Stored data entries
******************************

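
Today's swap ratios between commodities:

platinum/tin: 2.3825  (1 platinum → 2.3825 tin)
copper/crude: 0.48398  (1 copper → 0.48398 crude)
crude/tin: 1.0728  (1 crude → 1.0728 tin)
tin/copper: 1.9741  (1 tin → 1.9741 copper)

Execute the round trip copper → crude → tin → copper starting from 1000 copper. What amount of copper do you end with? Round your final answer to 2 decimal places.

1000 copper × 0.48398 = 483.98 crude
483.98 crude × 1.0728 = 519.213744 tin
519.213744 tin × 1.9741 = 1024.9798520304 copper

1024.98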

******************************

__What you should do__. In the records above, return precisely the line containing "crude → 1.0728 tin)" and each line that comes after it, up to the final one.

__Result of this exercise__.
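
crude/tin: 1.0728  (1 crude → 1.0728 tin)
tin/copper: 1.9741  (1 tin → 1.9741 copper)

Execute the round trip copper → crude → tin → copper starting from 1000 copper. What amount of copper do you end with? Round your final answer to 2 decimal places.

1000 copper × 0.48398 = 483.98 crude
483.98 crude × 1.0728 = 519.213744 tin
519.213744 tin × 1.9741 = 1024.9798520304 copper

1024.98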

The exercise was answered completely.